** Opening Material provided block **
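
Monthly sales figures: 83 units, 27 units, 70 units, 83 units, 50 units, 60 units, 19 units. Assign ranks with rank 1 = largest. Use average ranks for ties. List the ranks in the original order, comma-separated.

Sorted (descending): 83, 83, 70, 60, 50, 27, 19
The 2 values of 83 occupy positions 1–2 → average rank (1+2)/2 = 1.5.

1.5, 6, 3, 1.5, 5, 4, 7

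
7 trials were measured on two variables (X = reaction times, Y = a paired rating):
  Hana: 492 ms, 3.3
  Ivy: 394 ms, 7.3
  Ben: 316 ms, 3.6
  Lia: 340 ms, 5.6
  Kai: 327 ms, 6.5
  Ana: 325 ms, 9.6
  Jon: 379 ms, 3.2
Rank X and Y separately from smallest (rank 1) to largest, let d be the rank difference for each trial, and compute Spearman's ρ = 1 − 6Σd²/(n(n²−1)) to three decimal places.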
** Closing Material provided block **
## Task brief
Of the lines above, extract only those from the line with "Hana: 492 ms, 3.3" to the line with "Jon: 379 ms, 3.2", both included, exactly as written.

## Written response
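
  Hana: 492 ms, 3.3
  Ivy: 394 ms, 7.3
  Ben: 316 ms, 3.6
  Lia: 340 ms, 5.6
  Kai: 327 ms, 6.5
  Ana: 325 ms, 9.6
  Jon: 379 ms, 3.2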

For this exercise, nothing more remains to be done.